*Exercise instructions*
Set down the lines of the data exactly, starting at the first and stopping after the line containing "p$. What is".

START Provided records

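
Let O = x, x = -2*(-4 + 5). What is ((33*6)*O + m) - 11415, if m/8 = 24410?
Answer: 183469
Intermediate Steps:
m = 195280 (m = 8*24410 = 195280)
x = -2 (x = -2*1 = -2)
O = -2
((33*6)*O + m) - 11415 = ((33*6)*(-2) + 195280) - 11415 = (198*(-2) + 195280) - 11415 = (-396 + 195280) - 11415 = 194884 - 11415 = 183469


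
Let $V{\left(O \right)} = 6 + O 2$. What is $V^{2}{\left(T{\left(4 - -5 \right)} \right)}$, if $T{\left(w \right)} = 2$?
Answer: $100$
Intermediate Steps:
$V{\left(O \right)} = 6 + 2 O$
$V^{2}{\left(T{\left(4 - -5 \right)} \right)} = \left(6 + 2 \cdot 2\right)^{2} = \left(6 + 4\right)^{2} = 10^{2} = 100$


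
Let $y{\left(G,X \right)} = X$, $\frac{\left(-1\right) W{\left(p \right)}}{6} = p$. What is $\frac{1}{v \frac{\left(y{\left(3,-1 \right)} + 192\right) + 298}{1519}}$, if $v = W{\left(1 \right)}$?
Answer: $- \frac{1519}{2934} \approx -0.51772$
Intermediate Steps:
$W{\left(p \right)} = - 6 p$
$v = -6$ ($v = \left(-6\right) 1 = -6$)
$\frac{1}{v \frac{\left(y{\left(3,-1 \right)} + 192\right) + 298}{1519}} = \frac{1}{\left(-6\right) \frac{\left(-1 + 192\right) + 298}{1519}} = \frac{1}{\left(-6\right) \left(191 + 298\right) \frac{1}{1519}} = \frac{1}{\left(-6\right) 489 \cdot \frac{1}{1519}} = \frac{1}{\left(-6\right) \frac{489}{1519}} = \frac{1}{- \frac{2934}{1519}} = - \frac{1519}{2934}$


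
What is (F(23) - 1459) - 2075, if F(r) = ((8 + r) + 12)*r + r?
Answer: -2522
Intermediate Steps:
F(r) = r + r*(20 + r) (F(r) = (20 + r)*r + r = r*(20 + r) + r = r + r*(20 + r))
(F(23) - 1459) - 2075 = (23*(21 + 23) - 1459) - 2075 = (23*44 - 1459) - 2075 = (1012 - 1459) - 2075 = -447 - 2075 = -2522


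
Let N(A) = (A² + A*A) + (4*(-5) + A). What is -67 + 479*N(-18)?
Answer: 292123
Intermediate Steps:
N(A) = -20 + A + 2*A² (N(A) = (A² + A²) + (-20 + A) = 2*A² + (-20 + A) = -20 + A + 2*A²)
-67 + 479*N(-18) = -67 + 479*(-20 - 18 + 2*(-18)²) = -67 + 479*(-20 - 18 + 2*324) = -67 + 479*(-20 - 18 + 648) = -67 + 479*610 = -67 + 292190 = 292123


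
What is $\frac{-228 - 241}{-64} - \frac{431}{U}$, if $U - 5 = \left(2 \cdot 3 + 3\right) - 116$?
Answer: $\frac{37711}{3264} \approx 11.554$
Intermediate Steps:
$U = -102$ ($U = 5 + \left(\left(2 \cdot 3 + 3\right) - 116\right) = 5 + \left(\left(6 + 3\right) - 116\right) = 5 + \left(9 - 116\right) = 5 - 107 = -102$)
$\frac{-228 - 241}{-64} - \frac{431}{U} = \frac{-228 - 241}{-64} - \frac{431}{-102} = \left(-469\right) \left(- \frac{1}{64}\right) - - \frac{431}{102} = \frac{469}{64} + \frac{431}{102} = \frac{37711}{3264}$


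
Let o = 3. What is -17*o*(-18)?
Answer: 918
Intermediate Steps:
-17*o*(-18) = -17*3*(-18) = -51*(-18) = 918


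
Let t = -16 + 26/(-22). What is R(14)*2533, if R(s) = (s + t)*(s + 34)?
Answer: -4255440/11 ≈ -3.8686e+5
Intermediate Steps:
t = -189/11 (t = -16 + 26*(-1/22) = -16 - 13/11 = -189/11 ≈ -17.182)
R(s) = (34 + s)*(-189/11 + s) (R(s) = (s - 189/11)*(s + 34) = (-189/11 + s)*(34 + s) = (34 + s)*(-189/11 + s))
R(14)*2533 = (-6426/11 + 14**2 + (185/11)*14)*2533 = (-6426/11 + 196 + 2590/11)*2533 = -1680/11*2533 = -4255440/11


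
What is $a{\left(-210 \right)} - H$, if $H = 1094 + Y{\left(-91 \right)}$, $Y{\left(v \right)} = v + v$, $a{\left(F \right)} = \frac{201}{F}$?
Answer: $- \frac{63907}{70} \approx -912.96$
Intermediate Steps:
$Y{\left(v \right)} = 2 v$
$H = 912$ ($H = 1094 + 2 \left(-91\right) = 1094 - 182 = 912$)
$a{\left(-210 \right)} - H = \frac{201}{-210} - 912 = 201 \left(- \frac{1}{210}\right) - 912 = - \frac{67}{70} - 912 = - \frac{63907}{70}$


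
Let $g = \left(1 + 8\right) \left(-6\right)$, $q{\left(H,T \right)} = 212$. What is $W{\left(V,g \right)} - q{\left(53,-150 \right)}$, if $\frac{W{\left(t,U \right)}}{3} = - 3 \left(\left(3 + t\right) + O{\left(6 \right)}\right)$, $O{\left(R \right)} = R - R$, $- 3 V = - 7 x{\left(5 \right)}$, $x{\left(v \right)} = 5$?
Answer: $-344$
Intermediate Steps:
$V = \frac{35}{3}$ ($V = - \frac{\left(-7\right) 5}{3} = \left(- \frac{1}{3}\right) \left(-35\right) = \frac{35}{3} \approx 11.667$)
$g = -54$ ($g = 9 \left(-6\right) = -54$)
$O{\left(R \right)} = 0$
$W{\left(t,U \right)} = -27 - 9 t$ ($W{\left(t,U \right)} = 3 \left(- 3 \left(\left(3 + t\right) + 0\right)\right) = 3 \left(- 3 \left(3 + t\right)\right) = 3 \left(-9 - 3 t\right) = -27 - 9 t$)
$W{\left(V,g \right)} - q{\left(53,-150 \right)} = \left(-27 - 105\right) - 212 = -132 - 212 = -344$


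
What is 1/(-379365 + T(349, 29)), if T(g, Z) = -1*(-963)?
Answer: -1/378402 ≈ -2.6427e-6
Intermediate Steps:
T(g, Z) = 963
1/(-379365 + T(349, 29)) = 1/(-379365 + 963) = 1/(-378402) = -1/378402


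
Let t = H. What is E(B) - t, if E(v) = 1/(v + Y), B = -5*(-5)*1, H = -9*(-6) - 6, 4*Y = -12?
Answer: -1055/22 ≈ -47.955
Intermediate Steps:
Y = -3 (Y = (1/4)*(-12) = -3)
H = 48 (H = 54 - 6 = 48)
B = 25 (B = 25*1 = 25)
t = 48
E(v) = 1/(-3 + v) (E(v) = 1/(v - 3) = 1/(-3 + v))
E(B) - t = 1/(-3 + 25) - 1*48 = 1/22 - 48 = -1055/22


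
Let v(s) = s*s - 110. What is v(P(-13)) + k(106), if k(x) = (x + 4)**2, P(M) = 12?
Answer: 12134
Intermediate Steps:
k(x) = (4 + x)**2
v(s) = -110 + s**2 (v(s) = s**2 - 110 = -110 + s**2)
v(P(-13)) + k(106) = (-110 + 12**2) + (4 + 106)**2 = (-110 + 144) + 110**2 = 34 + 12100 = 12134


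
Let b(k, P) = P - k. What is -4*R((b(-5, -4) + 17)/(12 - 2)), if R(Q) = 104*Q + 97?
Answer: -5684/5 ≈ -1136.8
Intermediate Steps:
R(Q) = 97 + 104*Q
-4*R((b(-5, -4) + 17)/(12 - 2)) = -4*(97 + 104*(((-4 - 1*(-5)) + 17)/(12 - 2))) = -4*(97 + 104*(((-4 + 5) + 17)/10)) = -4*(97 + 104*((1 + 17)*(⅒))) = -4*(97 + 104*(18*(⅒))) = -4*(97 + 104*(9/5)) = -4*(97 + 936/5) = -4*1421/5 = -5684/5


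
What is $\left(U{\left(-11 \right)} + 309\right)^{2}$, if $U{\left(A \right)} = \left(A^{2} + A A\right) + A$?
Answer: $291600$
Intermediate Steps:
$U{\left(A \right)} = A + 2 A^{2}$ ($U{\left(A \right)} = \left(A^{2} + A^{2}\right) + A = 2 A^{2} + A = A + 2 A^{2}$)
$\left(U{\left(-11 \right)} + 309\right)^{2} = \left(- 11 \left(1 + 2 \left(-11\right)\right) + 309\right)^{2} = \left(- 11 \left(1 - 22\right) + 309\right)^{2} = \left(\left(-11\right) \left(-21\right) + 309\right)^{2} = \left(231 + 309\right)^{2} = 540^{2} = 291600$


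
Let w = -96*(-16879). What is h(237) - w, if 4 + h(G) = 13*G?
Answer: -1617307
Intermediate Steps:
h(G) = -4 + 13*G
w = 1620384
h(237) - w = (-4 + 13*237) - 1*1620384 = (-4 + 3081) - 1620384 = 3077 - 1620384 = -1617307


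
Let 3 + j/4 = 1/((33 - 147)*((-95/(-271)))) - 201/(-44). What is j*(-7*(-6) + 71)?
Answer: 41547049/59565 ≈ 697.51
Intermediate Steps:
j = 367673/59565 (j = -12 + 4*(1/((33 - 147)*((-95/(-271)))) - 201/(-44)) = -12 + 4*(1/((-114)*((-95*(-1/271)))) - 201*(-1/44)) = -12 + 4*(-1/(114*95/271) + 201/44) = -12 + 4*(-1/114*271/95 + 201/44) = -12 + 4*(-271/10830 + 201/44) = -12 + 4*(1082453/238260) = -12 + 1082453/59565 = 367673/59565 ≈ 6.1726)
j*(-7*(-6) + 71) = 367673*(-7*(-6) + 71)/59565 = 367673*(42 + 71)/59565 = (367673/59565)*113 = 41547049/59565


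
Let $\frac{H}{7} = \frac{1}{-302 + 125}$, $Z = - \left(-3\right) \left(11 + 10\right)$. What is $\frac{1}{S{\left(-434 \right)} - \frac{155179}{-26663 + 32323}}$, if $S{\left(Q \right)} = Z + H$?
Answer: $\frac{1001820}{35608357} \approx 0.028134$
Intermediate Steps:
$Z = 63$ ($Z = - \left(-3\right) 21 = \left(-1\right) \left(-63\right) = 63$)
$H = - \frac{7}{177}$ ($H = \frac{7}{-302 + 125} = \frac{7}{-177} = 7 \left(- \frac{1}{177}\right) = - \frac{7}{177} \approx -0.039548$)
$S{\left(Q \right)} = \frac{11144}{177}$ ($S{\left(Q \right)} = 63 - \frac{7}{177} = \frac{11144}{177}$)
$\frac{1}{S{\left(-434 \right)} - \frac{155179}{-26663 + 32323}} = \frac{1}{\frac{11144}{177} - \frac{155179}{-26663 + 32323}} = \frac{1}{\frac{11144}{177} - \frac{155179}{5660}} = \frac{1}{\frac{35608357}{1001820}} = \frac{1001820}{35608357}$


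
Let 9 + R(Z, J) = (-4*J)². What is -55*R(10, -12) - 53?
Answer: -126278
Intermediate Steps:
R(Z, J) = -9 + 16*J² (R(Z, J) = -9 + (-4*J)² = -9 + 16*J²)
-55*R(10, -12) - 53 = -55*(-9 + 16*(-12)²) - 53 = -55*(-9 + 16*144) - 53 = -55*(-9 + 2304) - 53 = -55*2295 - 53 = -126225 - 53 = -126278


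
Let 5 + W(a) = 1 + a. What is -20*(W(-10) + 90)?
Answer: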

END Provided records

*Exercise response*
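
Let O = x, x = -2*(-4 + 5). What is ((33*6)*O + m) - 11415, if m/8 = 24410?
Answer: 183469
Intermediate Steps:
m = 195280 (m = 8*24410 = 195280)
x = -2 (x = -2*1 = -2)
O = -2
((33*6)*O + m) - 11415 = ((33*6)*(-2) + 195280) - 11415 = (198*(-2) + 195280) - 11415 = (-396 + 195280) - 11415 = 194884 - 11415 = 183469


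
Let $V{\left(O \right)} = 6 + O 2$. What is $V^{2}{\left(T{\left(4 - -5 \right)} \right)}$, if $T{\left(w \right)} = 2$?
Answer: $100$
Intermediate Steps:
$V{\left(O \right)} = 6 + 2 O$
$V^{2}{\left(T{\left(4 - -5 \right)} \right)} = \left(6 + 2 \cdot 2\right)^{2} = \left(6 + 4\right)^{2} = 10^{2} = 100$


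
Let $y{\left(G,X \right)} = X$, $\frac{\left(-1\right) W{\left(p \right)}}{6} = p$. What is $\frac{1}{v \frac{\left(y{\left(3,-1 \right)} + 192\right) + 298}{1519}}$, if $v = W{\left(1 \right)}$?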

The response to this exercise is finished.